BEGIN GIVEN RECORDS
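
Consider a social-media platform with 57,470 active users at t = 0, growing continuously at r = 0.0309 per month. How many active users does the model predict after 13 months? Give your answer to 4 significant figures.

P(13) = 57470 · e^(0.0309·13) = 57470 · e^(0.4017)
= 57470 · 1.49436 ≈ 85881.04

≈ 85,880 active users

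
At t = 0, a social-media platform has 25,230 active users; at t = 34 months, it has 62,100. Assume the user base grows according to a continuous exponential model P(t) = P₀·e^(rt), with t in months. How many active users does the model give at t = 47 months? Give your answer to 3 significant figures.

≈ 87,600 active users

r = ln(62100/25230) / 34 ≈ 0.026492 per month
P(47) = 25230 · e^(0.026492·47) = 25230 · 3.47329 ≈ 87631.1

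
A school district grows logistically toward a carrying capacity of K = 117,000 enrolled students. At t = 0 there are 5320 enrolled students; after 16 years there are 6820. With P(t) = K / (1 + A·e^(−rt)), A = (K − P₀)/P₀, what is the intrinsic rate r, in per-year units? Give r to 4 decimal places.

r ≈ 0.0164 per year

A = (117000 − 5320)/5320 = 20.99248
6820 = 117000/(1 + 20.99248·e^(−r·16)) → e^(−16r) = (17.15543 − 1)/20.99248 = 0.769582
r = −ln(0.769582)/16 = 0.26191/16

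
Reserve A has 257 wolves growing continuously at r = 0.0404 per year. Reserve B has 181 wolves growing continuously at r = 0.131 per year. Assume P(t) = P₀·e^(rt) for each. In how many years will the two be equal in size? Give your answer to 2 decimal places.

257·e^(0.0404t) = 181·e^(0.131t)
257/181 = e^((0.131 − 0.0404)t) → ln(1.41989) = 0.0906·t
t = 0.35058 / 0.0906

t ≈ 3.87 years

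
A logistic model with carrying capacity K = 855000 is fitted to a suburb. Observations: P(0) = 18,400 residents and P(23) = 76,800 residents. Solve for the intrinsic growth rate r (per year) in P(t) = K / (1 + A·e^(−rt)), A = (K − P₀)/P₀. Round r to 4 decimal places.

r ≈ 0.0653 per year

A = (855000 − 18400)/18400 = 45.46739
76800 = 855000/(1 + 45.46739·e^(−r·23)) → e^(−23r) = (11.13281 − 1)/45.46739 = 0.222859
r = −ln(0.222859)/23 = 1.50122/23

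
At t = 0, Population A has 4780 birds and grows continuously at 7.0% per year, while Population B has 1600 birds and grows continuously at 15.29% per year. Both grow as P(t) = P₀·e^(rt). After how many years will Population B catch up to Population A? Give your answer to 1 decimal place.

4780·e^(0.07t) = 1600·e^(0.1529t)
4780/1600 = e^((0.1529 − 0.07)t) → ln(2.9875) = 0.0829·t
t = 1.09444 / 0.0829

t ≈ 13.2 years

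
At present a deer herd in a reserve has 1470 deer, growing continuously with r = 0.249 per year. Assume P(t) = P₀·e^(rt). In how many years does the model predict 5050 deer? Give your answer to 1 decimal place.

5050 = 1470 · e^(0.249·t)
t = ln(5050/1470) / 0.249 = ln(3.43537) / 0.249 = 1.23413 / 0.249

t ≈ 5.0 years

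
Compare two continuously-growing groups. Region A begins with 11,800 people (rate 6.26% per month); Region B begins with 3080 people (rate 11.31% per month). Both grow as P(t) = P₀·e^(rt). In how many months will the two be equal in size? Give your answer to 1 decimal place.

t ≈ 26.6 months

11800·e^(0.0626t) = 3080·e^(0.1131t)
11800/3080 = e^((0.1131 − 0.0626)t) → ln(3.83117) = 0.0505·t
t = 1.34317 / 0.0505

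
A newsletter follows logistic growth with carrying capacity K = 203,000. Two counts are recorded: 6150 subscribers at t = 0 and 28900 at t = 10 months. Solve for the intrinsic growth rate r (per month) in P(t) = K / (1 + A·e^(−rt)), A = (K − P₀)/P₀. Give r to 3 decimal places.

r ≈ 0.167 per month

A = (203000 − 6150)/6150 = 32.00813
28900 = 203000/(1 + 32.00813·e^(−r·10)) → e^(−10r) = (7.02422 − 1)/32.00813 = 0.188209
r = −ln(0.188209)/10 = 1.6702/10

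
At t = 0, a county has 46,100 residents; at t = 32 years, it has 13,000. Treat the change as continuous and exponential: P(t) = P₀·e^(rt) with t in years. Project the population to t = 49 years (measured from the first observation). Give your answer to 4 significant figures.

r = ln(13000/46100) / 32 ≈ -0.039558 per year
P(49) = 46100 · e^(-0.039558·49) = 46100 · 0.14394 ≈ 6635.67

≈ 6,636 residents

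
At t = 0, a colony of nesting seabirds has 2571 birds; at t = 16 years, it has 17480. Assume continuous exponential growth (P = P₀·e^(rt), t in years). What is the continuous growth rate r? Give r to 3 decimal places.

17480 = 2571 · e^(r·16)
e^(16r) = 17480/2571 = 6.79891
r = ln(6.79891) / 16 = 1.91676 / 16

r ≈ 0.120 per year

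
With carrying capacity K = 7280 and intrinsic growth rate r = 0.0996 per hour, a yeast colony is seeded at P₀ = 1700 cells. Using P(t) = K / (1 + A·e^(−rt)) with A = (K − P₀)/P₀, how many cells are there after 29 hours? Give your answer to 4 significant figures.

≈ 6,155 cells

A = (7280 − 1700)/1700 = 3.28235
P(29) = 7280 / (1 + 3.28235·e^(−0.0996·29)) = 7280 / (1 + 3.28235·0.055665)
= 7280 / 1.18271 ≈ 6155.34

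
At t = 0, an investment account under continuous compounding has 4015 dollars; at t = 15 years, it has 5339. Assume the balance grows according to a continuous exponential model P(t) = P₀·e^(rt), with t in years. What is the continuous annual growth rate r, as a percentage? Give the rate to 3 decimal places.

5339 = 4015 · e^(r·15)
e^(15r) = 5339/4015 = 1.32976
r = ln(1.32976) / 15 = 0.285 / 15

r ≈ 1.900% per year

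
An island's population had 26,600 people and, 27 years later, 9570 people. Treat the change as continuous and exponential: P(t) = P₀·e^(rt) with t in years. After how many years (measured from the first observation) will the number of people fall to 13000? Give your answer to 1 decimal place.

r = ln(9570/26600) / 27 ≈ -0.037862 per year
t = ln(13000/26600) / r = -0.71596 / -0.037862 ≈ 18.91

t ≈ 18.9 years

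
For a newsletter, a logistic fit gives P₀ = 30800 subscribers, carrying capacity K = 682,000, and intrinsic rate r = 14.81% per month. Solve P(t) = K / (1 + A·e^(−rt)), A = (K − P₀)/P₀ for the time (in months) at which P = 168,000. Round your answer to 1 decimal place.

A = (682000 − 30800)/30800 = 21.14286
168000 = 682000/(1 + 21.14286·e^(−0.1481t)) → 1 + 21.14286·e^(−0.1481t) = 4.05952
e^(−0.1481t) = 0.144707 → t = ln(6.91051)/0.1481 = 1.93304/0.1481

t ≈ 13.1 months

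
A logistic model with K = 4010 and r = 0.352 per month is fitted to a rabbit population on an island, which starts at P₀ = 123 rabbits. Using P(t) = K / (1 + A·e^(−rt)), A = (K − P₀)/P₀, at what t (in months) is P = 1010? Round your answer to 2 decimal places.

t ≈ 6.72 months

A = (4010 − 123)/123 = 31.60163
1010 = 4010/(1 + 31.60163·e^(−0.352t)) → 1 + 31.60163·e^(−0.352t) = 3.9703
e^(−0.352t) = 0.093992 → t = ln(10.63921)/0.352 = 2.36455/0.352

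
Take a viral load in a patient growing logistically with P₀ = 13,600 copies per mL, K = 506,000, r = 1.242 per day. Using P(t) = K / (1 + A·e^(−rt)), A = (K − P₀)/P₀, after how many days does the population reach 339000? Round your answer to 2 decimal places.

t ≈ 3.46 days

A = (506000 − 13600)/13600 = 36.20588
339000 = 506000/(1 + 36.20588·e^(−1.242t)) → 1 + 36.20588·e^(−1.242t) = 1.49263
e^(−1.242t) = 0.013606 → t = ln(73.49577)/1.242 = 4.29723/1.242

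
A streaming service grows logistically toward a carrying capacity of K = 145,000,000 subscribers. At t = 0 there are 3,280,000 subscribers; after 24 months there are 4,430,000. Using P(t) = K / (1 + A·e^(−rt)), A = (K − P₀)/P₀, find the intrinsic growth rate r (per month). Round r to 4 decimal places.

A = (145000000 − 3280000)/3280000 = 43.20732
4430000 = 145000000/(1 + 43.20732·e^(−r·24)) → e^(−24r) = (32.73138 − 1)/43.20732 = 0.734398
r = −ln(0.734398)/24 = 0.3087/24

r ≈ 0.0129 per month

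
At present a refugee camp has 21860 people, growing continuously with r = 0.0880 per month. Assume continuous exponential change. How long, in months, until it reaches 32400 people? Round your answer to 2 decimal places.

t ≈ 4.47 months

32400 = 21860 · e^(0.088·t)
t = ln(32400/21860) / 0.088 = ln(1.48216) / 0.088 = 0.3935 / 0.088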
END GIVEN RECORDS
WHAT YOU WILL DO
The task here is to output the line with "Take a viral" and all lines after it to the end of the records above, exactly and only those.

WRITTEN ANSWER
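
Take a viral load in a patient growing logistically with P₀ = 13,600 copies per mL, K = 506,000, r = 1.242 per day. Using P(t) = K / (1 + A·e^(−rt)), A = (K − P₀)/P₀, after how many days does the population reach 339000? Round your answer to 2 decimal places.

t ≈ 3.46 days

A = (506000 − 13600)/13600 = 36.20588
339000 = 506000/(1 + 36.20588·e^(−1.242t)) → 1 + 36.20588·e^(−1.242t) = 1.49263
e^(−1.242t) = 0.013606 → t = ln(73.49577)/1.242 = 4.29723/1.242

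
A streaming service grows logistically toward a carrying capacity of K = 145,000,000 subscribers. At t = 0 there are 3,280,000 subscribers; after 24 months there are 4,430,000. Using P(t) = K / (1 + A·e^(−rt)), A = (K − P₀)/P₀, find the intrinsic growth rate r (per month). Round r to 4 decimal places.

A = (145000000 − 3280000)/3280000 = 43.20732
4430000 = 145000000/(1 + 43.20732·e^(−r·24)) → e^(−24r) = (32.73138 − 1)/43.20732 = 0.734398
r = −ln(0.734398)/24 = 0.3087/24

r ≈ 0.0129 per month

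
At present a refugee camp has 21860 people, growing continuously with r = 0.0880 per month. Assume continuous exponential change. How long, in months, until it reaches 32400 people? Round your answer to 2 decimal places.

t ≈ 4.47 months

32400 = 21860 · e^(0.088·t)
t = ln(32400/21860) / 0.088 = ln(1.48216) / 0.088 = 0.3935 / 0.088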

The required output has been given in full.